(Extracted records)

####################

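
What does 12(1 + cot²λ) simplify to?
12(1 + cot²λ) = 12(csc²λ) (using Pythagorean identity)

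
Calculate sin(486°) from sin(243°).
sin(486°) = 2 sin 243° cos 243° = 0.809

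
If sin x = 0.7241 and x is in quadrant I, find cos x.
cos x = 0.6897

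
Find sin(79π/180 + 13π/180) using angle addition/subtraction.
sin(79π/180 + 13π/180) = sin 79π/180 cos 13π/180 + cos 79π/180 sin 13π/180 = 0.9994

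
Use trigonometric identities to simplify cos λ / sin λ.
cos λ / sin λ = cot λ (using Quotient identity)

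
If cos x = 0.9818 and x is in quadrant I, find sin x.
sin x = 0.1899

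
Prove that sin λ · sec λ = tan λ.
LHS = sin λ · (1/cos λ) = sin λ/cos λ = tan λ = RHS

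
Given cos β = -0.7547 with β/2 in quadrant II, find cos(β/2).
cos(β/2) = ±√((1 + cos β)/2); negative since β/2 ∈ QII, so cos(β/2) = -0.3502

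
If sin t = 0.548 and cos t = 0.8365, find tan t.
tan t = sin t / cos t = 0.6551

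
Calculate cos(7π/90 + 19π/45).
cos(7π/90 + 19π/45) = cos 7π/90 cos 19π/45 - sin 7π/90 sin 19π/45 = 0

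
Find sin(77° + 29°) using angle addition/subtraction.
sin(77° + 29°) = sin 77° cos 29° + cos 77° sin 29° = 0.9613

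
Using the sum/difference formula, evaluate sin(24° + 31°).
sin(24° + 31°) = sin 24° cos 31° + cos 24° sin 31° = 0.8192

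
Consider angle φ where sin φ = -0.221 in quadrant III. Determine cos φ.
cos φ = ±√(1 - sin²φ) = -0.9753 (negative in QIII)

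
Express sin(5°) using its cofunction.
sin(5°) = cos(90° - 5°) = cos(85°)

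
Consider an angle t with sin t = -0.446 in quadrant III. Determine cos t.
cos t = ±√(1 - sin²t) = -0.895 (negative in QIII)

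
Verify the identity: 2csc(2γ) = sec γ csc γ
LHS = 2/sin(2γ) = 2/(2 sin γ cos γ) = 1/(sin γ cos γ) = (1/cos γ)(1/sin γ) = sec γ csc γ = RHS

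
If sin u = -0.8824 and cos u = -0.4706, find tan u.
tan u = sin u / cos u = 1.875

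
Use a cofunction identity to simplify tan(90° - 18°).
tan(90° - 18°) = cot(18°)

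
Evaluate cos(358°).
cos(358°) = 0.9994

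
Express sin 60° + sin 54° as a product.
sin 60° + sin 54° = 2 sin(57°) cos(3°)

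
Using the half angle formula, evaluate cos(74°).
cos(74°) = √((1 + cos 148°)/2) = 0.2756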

####################

Problem details
Return the data from the top line through the bottom line exactly.

Result
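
What does 12(1 + cot²λ) simplify to?
12(1 + cot²λ) = 12(csc²λ) (using Pythagorean identity)

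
Calculate sin(486°) from sin(243°).
sin(486°) = 2 sin 243° cos 243° = 0.809

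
If sin x = 0.7241 and x is in quadrant I, find cos x.
cos x = 0.6897

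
Find sin(79π/180 + 13π/180) using angle addition/subtraction.
sin(79π/180 + 13π/180) = sin 79π/180 cos 13π/180 + cos 79π/180 sin 13π/180 = 0.9994

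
Use trigonometric identities to simplify cos λ / sin λ.
cos λ / sin λ = cot λ (using Quotient identity)

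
If cos x = 0.9818 and x is in quadrant I, find sin x.
sin x = 0.1899

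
Prove that sin λ · sec λ = tan λ.
LHS = sin λ · (1/cos λ) = sin λ/cos λ = tan λ = RHS

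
Given cos β = -0.7547 with β/2 in quadrant II, find cos(β/2).
cos(β/2) = ±√((1 + cos β)/2); negative since β/2 ∈ QII, so cos(β/2) = -0.3502

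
If sin t = 0.548 and cos t = 0.8365, find tan t.
tan t = sin t / cos t = 0.6551

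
Calculate cos(7π/90 + 19π/45).
cos(7π/90 + 19π/45) = cos 7π/90 cos 19π/45 - sin 7π/90 sin 19π/45 = 0

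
Find sin(77° + 29°) using angle addition/subtraction.
sin(77° + 29°) = sin 77° cos 29° + cos 77° sin 29° = 0.9613

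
Using the sum/difference formula, evaluate sin(24° + 31°).
sin(24° + 31°) = sin 24° cos 31° + cos 24° sin 31° = 0.8192

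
Consider angle φ where sin φ = -0.221 in quadrant III. Determine cos φ.
cos φ = ±√(1 - sin²φ) = -0.9753 (negative in QIII)

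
Express sin(5°) using its cofunction.
sin(5°) = cos(90° - 5°) = cos(85°)

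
Consider an angle t with sin t = -0.446 in quadrant III. Determine cos t.
cos t = ±√(1 - sin²t) = -0.895 (negative in QIII)

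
Verify the identity: 2csc(2γ) = sec γ csc γ
LHS = 2/sin(2γ) = 2/(2 sin γ cos γ) = 1/(sin γ cos γ) = (1/cos γ)(1/sin γ) = sec γ csc γ = RHS

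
If sin u = -0.8824 and cos u = -0.4706, find tan u.
tan u = sin u / cos u = 1.875

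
Use a cofunction identity to simplify tan(90° - 18°).
tan(90° - 18°) = cot(18°)

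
Evaluate cos(358°).
cos(358°) = 0.9994

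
Express sin 60° + sin 54° as a product.
sin 60° + sin 54° = 2 sin(57°) cos(3°)

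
Using the half angle formula, evaluate cos(74°).
cos(74°) = √((1 + cos 148°)/2) = 0.2756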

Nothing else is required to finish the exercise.